ACTIVITY: Filter the material below down to the lines containing the word "lists".

RECORDS TO USE:

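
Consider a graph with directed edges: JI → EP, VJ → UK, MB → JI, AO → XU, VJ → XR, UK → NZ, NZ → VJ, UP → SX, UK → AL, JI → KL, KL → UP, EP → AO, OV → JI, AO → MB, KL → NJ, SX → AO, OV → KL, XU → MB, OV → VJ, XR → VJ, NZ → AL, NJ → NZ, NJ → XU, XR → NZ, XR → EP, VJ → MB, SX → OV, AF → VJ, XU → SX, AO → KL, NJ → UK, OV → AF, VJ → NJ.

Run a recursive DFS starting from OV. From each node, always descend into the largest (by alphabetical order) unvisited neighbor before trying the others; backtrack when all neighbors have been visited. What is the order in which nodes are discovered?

Visit OV
OV → VJ
VJ → XR
XR → NZ
NZ → AL
XR → EP
EP → AO
AO → XU
XU → SX
XU → MB
MB → JI
JI → KL
KL → UP
KL → NJ
NJ → UK
OV → AF

OV, VJ, XR, NZ, AL, EP, AO, XU, SX, MB, JI, KL, UP, NJ, UK, AF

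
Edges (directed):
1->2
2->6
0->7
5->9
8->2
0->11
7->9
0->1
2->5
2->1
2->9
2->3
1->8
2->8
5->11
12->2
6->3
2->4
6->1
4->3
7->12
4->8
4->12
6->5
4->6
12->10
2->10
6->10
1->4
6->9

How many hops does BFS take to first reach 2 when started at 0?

Level 0: 0
Level 1: 1, 7, 11
Level 2: 2, 4, 8, 9, 12
Level 3: 3, 5, 6, 10
2 first appears at level 2.

2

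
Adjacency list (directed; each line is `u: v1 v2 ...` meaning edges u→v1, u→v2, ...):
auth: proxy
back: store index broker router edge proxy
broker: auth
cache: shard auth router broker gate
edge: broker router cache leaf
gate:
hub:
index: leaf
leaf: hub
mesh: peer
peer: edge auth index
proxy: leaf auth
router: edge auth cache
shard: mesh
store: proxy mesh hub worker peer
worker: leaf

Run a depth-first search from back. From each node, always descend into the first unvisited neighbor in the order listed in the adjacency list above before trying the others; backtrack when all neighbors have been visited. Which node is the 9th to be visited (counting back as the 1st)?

edge

Visit back
back → store
store → proxy
proxy → leaf
leaf → hub
proxy → auth
store → mesh
mesh → peer
peer → edge
edge → broker
edge → router
router → cache
cache → shard
cache → gate
peer → index
store → worker

Visit order: back, store, proxy, leaf, hub, auth, mesh, peer, edge, broker, router, cache, shard, gate, index, worker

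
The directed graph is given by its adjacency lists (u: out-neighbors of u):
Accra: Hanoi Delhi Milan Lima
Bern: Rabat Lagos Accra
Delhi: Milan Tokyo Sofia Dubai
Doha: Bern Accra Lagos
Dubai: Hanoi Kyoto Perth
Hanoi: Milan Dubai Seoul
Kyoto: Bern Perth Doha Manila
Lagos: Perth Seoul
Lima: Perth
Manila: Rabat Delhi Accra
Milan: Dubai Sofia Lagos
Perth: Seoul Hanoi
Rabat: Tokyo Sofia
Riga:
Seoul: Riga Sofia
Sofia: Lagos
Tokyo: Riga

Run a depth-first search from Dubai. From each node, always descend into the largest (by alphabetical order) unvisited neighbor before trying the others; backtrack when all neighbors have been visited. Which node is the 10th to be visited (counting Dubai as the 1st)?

Manila

Visit Dubai
Dubai → Perth
Perth → Seoul
Seoul → Sofia
Sofia → Lagos
Seoul → Riga
Perth → Hanoi
Hanoi → Milan
Dubai → Kyoto
Kyoto → Manila
Manila → Rabat
Rabat → Tokyo
Manila → Delhi
Manila → Accra
Accra → Lima
Kyoto → Doha
Doha → Bern

Visit order: Dubai, Perth, Seoul, Sofia, Lagos, Riga, Hanoi, Milan, Kyoto, Manila, Rabat, Tokyo, Delhi, Accra, Lima, Doha, Bern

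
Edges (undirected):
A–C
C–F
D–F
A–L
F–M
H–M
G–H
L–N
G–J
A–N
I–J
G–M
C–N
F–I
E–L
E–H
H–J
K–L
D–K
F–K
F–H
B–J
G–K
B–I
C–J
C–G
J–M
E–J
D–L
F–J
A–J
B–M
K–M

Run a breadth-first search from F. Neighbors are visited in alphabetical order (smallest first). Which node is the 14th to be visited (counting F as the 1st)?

B

Visit F; enqueue C, D, H, I, J, K, M → queue [C, D, H, I, J, K, M]
Visit C; enqueue A, G, N → queue [D, H, I, J, K, M, A, G, N]
Visit D; enqueue L → queue [H, I, J, K, M, A, G, N, L]
Visit H; enqueue E → queue [I, J, K, M, A, G, N, L, E]
Visit I; enqueue B → queue [J, K, M, A, G, N, L, E, B]
Visit J → queue [K, M, A, G, N, L, E, B]
Visit K → queue [M, A, G, N, L, E, B]
Visit M → queue [A, G, N, L, E, B]
Visit A → queue [G, N, L, E, B]
Visit G → queue [N, L, E, B]
Visit N → queue [L, E, B]
Visit L → queue [E, B]
Visit E → queue [B]
Visit B → queue []

Visit order: F, C, D, H, I, J, K, M, A, G, N, L, E, B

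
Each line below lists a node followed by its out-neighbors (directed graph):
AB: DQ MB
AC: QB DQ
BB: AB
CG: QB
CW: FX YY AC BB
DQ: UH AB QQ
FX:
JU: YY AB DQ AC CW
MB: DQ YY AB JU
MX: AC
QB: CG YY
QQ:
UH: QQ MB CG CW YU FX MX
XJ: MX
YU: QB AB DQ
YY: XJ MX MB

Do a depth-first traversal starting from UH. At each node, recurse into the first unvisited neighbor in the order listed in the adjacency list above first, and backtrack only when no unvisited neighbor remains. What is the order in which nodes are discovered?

Visit UH
UH → QQ
UH → MB
MB → DQ
DQ → AB
MB → YY
YY → XJ
XJ → MX
MX → AC
AC → QB
QB → CG
MB → JU
JU → CW
CW → FX
CW → BB
UH → YU

UH, QQ, MB, DQ, AB, YY, XJ, MX, AC, QB, CG, JU, CW, FX, BB, YU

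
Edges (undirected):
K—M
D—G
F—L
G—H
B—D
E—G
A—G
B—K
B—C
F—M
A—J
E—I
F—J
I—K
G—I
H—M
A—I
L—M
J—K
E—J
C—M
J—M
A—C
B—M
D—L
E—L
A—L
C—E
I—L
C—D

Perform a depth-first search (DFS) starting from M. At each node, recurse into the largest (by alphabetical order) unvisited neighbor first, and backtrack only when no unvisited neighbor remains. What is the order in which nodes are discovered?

Visit M
M → L
L → I
I → K
K → J
J → F
J → E
E → G
G → H
G → D
D → C
C → B
C → A

M, L, I, K, J, F, E, G, H, D, C, B, A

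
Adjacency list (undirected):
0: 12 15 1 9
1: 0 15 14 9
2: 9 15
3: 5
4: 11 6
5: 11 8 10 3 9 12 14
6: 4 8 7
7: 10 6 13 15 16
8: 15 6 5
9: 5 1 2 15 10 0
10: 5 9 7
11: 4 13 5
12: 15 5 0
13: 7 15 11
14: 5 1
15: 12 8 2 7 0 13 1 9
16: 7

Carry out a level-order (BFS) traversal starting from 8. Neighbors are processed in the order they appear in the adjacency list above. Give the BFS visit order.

Visit 8; enqueue 15, 6, 5 → queue [15, 6, 5]
Visit 15; enqueue 12, 2, 7, 0, 13, 1, 9 → queue [6, 5, 12, 2, 7, 0, 13, 1, 9]
Visit 6; enqueue 4 → queue [5, 12, 2, 7, 0, 13, 1, 9, 4]
Visit 5; enqueue 11, 10, 3, 14 → queue [12, 2, 7, 0, 13, 1, 9, 4, 11, 10, 3, 14]
Visit 12 → queue [2, 7, 0, 13, 1, 9, 4, 11, 10, 3, 14]
Visit 2 → queue [7, 0, 13, 1, 9, 4, 11, 10, 3, 14]
Visit 7; enqueue 16 → queue [0, 13, 1, 9, 4, 11, 10, 3, 14, 16]
Visit 0 → queue [13, 1, 9, 4, 11, 10, 3, 14, 16]
Visit 13 → queue [1, 9, 4, 11, 10, 3, 14, 16]
Visit 1 → queue [9, 4, 11, 10, 3, 14, 16]
Visit 9 → queue [4, 11, 10, 3, 14, 16]
Visit 4 → queue [11, 10, 3, 14, 16]
Visit 11 → queue [10, 3, 14, 16]
Visit 10 → queue [3, 14, 16]
Visit 3 → queue [14, 16]
Visit 14 → queue [16]
Visit 16 → queue []

8, 15, 6, 5, 12, 2, 7, 0, 13, 1, 9, 4, 11, 10, 3, 14, 16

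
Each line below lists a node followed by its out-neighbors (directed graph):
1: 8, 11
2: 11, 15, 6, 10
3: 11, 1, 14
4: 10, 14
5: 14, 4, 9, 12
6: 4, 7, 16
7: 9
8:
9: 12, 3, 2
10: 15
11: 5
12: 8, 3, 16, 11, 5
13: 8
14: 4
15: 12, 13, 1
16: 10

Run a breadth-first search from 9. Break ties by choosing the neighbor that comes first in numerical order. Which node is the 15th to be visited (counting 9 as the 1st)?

7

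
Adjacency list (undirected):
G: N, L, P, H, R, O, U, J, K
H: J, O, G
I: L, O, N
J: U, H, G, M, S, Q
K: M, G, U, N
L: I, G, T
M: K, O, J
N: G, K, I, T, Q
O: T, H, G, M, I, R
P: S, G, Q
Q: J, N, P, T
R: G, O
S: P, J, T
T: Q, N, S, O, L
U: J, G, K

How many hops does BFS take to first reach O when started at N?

2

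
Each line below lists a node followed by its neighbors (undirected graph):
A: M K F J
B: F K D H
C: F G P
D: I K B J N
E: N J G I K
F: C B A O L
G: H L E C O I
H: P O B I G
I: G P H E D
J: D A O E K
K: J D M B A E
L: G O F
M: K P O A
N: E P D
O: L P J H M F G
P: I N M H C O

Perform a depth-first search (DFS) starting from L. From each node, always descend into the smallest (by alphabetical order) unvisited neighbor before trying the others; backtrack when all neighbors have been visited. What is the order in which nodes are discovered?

L, F, A, J, D, B, H, G, C, P, I, E, K, M, O, N

Visit L
L → F
F → A
A → J
J → D
D → B
B → H
H → G
G → C
C → P
P → I
I → E
E → K
K → M
M → O
E → N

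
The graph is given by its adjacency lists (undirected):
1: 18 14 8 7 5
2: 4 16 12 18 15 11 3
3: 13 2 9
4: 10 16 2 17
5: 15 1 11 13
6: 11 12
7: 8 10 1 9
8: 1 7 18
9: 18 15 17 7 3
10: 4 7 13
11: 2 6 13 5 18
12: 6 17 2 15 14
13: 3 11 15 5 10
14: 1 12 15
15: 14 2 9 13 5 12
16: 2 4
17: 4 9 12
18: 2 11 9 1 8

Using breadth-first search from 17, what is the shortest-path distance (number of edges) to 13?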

OUTPUT OF THE EXERCISE:
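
The directed graph is given by its adjacency lists (u: out-neighbors of u):
Each line below lists a node followed by its out-neighbors (directed graph):
Each line below lists a node followed by its out-neighbors (directed graph):
Each line below lists a node followed by its neighbors (undirected graph):
The graph is given by its adjacency lists (undirected):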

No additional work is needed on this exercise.